═════ RECORDS TO USE ═════

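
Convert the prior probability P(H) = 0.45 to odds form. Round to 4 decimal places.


P(not H) = 1 - 0.45 = 0.55
Odds = 0.45 / 0.55 = 0.8182

0.8182


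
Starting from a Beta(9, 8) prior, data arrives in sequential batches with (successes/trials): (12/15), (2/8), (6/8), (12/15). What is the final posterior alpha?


In sequential Bayesian updating, we sum all successes.
Total successes = 32
Final alpha = 9 + 32 = 41

41


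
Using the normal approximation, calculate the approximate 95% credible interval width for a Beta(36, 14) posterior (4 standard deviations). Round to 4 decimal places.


Var(Beta) = 36*14/(50^2 * 51) = 0.004
SD = 0.0629
Width ~ 4*SD = 0.2515

0.2515


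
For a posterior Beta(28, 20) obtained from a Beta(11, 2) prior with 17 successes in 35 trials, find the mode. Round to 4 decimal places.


Mode = (alpha - 1) / (alpha + beta - 2)
= 27 / 46
= 0.587

0.587


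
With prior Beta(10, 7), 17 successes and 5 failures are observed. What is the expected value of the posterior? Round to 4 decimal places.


Posterior = Beta(27, 12)
E[theta] = alpha/(alpha+beta)
= 27/39 = 0.6923

0.6923


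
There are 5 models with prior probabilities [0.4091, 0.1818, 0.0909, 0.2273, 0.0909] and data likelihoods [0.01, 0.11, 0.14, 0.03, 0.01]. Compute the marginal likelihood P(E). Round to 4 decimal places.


P(E) = sum over models of P(M_i) * P(E|M_i)
= 0.4091*0.01 + 0.1818*0.11 + 0.0909*0.14 + 0.2273*0.03 + 0.0909*0.01
= 0.0445

0.0445


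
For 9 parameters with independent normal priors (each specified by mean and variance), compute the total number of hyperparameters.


A normal prior has 2 hyperparameters per parameter.
Total = 9 * 2 = 18

18


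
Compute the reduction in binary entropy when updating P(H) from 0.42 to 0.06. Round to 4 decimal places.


H_before = -p*log2(p) - (1-p)*log2(1-p) for p=0.42: 0.9815
H_after for p=0.06: 0.3274
Reduction = 0.9815 - 0.3274 = 0.654

0.654


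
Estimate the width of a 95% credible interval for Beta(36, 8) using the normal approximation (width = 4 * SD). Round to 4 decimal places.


For Beta(a,b): Var = ab/((a+b)^2(a+b+1))
Var = 0.0033, SD = 0.0575
Approximate 95% CI width = 4 * 0.0575 = 0.23

0.23


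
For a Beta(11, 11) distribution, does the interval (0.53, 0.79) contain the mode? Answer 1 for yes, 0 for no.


Mode of Beta(a,b) = (a-1)/(a+b-2)
= (11-1)/(11+11-2) = 0.5
Check: 0.53 <= 0.5 <= 0.79?
Result: 0

0


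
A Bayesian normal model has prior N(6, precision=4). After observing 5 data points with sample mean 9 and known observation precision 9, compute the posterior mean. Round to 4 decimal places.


Posterior mean = (prior_precision * prior_mean + n * data_precision * data_mean) / (prior_precision + n * data_precision)
Numerator = 4*6 + 5*9*9 = 429
Denominator = 4 + 5*9 = 49
Posterior mean = 8.7551

8.7551


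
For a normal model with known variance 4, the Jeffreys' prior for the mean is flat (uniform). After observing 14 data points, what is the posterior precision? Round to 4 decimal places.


Jeffreys' prior for normal mean (known variance) is flat.
Prior precision = 0.
Posterior precision = prior_prec + n/sigma^2 = 0 + 14/4
= 3.5

3.5


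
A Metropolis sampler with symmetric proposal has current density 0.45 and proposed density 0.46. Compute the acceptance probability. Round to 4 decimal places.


For symmetric proposals, acceptance = min(1, pi(x*)/pi(x))
= min(1, 0.46/0.45)
= min(1, 1.0222) = 1.0

1.0


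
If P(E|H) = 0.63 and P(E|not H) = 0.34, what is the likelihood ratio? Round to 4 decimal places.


Likelihood ratio = P(E|H) / P(E|not H)
= 0.63 / 0.34
= 1.8529

1.8529


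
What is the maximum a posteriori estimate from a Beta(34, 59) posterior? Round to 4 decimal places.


The MAP estimate equals the mode of the distribution.
Mode of Beta(a,b) = (a-1)/(a+b-2)
= 33/91
= 0.3626

0.3626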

═════

PROBLEM STATEMENT
Your reply should contain every record, unchanged and complete.

SOLUTION FOR THIS EXERCISE
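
Convert the prior probability P(H) = 0.45 to odds form. Round to 4 decimal places.


P(not H) = 1 - 0.45 = 0.55
Odds = 0.45 / 0.55 = 0.8182

0.8182


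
Starting from a Beta(9, 8) prior, data arrives in sequential batches with (successes/trials): (12/15), (2/8), (6/8), (12/15). What is the final posterior alpha?


In sequential Bayesian updating, we sum all successes.
Total successes = 32
Final alpha = 9 + 32 = 41

41


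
Using the normal approximation, calculate the approximate 95% credible interval width for a Beta(36, 14) posterior (4 standard deviations). Round to 4 decimal places.


Var(Beta) = 36*14/(50^2 * 51) = 0.004
SD = 0.0629
Width ~ 4*SD = 0.2515

0.2515


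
For a posterior Beta(28, 20) obtained from a Beta(11, 2) prior with 17 successes in 35 trials, find the mode. Round to 4 decimal places.


Mode = (alpha - 1) / (alpha + beta - 2)
= 27 / 46
= 0.587

0.587


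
With prior Beta(10, 7), 17 successes and 5 failures are observed. What is the expected value of the posterior? Round to 4 decimal places.


Posterior = Beta(27, 12)
E[theta] = alpha/(alpha+beta)
= 27/39 = 0.6923

0.6923


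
There are 5 models with prior probabilities [0.4091, 0.1818, 0.0909, 0.2273, 0.0909] and data likelihoods [0.01, 0.11, 0.14, 0.03, 0.01]. Compute the marginal likelihood P(E). Round to 4 decimal places.


P(E) = sum over models of P(M_i) * P(E|M_i)
= 0.4091*0.01 + 0.1818*0.11 + 0.0909*0.14 + 0.2273*0.03 + 0.0909*0.01
= 0.0445

0.0445


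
For 9 parameters with independent normal priors (each specified by mean and variance), compute the total number of hyperparameters.


A normal prior has 2 hyperparameters per parameter.
Total = 9 * 2 = 18

18


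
Compute the reduction in binary entropy when updating P(H) from 0.42 to 0.06. Round to 4 decimal places.


H_before = -p*log2(p) - (1-p)*log2(1-p) for p=0.42: 0.9815
H_after for p=0.06: 0.3274
Reduction = 0.9815 - 0.3274 = 0.654

0.654


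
Estimate the width of a 95% credible interval for Beta(36, 8) using the normal approximation (width = 4 * SD). Round to 4 decimal places.


For Beta(a,b): Var = ab/((a+b)^2(a+b+1))
Var = 0.0033, SD = 0.0575
Approximate 95% CI width = 4 * 0.0575 = 0.23

0.23


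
For a Beta(11, 11) distribution, does the interval (0.53, 0.79) contain the mode? Answer 1 for yes, 0 for no.


Mode of Beta(a,b) = (a-1)/(a+b-2)
= (11-1)/(11+11-2) = 0.5
Check: 0.53 <= 0.5 <= 0.79?
Result: 0

0


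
A Bayesian normal model has prior N(6, precision=4). After observing 5 data points with sample mean 9 and known observation precision 9, compute the posterior mean. Round to 4 decimal places.


Posterior mean = (prior_precision * prior_mean + n * data_precision * data_mean) / (prior_precision + n * data_precision)
Numerator = 4*6 + 5*9*9 = 429
Denominator = 4 + 5*9 = 49
Posterior mean = 8.7551

8.7551


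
For a normal model with known variance 4, the Jeffreys' prior for the mean is flat (uniform). After observing 14 data points, what is the posterior precision? Round to 4 decimal places.


Jeffreys' prior for normal mean (known variance) is flat.
Prior precision = 0.
Posterior precision = prior_prec + n/sigma^2 = 0 + 14/4
= 3.5

3.5


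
A Metropolis sampler with symmetric proposal has current density 0.45 and proposed density 0.46. Compute the acceptance probability. Round to 4 decimal places.


For symmetric proposals, acceptance = min(1, pi(x*)/pi(x))
= min(1, 0.46/0.45)
= min(1, 1.0222) = 1.0

1.0


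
If P(E|H) = 0.63 and P(E|not H) = 0.34, what is the likelihood ratio? Round to 4 decimal places.


Likelihood ratio = P(E|H) / P(E|not H)
= 0.63 / 0.34
= 1.8529

1.8529


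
What is the maximum a posteriori estimate from a Beta(34, 59) posterior? Round to 4 decimal places.


The MAP estimate equals the mode of the distribution.
Mode of Beta(a,b) = (a-1)/(a+b-2)
= 33/91
= 0.3626

0.3626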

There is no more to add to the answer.